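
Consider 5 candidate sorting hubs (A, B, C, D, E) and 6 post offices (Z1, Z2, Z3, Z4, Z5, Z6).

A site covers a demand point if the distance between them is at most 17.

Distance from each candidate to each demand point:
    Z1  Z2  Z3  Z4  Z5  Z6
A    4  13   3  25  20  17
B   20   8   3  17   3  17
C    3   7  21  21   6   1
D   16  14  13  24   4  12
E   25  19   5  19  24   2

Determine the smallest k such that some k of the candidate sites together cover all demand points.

Coverage sets (demand points within 17 of each site):
  A: {Z1, Z2, Z3, Z6}
  B: {Z2, Z3, Z4, Z5, Z6}
  C: {Z1, Z2, Z5, Z6}
  D: {Z1, Z2, Z3, Z5, Z6}
  E: {Z3, Z6}
No single site covers all 6 demand points.
But {A, B} covers everything, so the minimum is 2.

2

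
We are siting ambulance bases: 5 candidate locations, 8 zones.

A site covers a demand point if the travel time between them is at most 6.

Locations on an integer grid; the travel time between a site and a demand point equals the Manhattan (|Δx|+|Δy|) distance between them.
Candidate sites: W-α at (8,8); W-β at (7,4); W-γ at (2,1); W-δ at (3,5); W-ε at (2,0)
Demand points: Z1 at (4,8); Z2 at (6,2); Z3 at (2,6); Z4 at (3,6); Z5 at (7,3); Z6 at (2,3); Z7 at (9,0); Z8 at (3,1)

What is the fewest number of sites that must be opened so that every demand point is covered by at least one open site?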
______________________________
▶ [Work request]: The material above needs to be copied out in full, exactly as given.

▶ [Output of the task]:
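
Consider 5 candidate sorting hubs (A, B, C, D, E) and 6 post offices (Z1, Z2, Z3, Z4, Z5, Z6).

A site covers a demand point if the distance between them is at most 17.

Distance from each candidate to each demand point:
    Z1  Z2  Z3  Z4  Z5  Z6
A    4  13   3  25  20  17
B   20   8   3  17   3  17
C    3   7  21  21   6   1
D   16  14  13  24   4  12
E   25  19   5  19  24   2

Determine the smallest k such that some k of the candidate sites together cover all demand points.

Coverage sets (demand points within 17 of each site):
  A: {Z1, Z2, Z3, Z6}
  B: {Z2, Z3, Z4, Z5, Z6}
  C: {Z1, Z2, Z5, Z6}
  D: {Z1, Z2, Z3, Z5, Z6}
  E: {Z3, Z6}
No single site covers all 6 demand points.
But {A, B} covers everything, so the minimum is 2.

2

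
We are siting ambulance bases: 5 candidate locations, 8 zones.

A site covers a demand point if the travel time between them is at most 6.

Locations on an integer grid; the travel time between a site and a demand point equals the Manhattan (|Δx|+|Δy|) distance between them.
Candidate sites: W-α at (8,8); W-β at (7,4); W-γ at (2,1); W-δ at (3,5); W-ε at (2,0)
Demand points: Z1 at (4,8); Z2 at (6,2); Z3 at (2,6); Z4 at (3,6); Z5 at (7,3); Z6 at (2,3); Z7 at (9,0); Z8 at (3,1)

What is the fewest number of sites that must be opened so that every demand point is covered by at least one open site?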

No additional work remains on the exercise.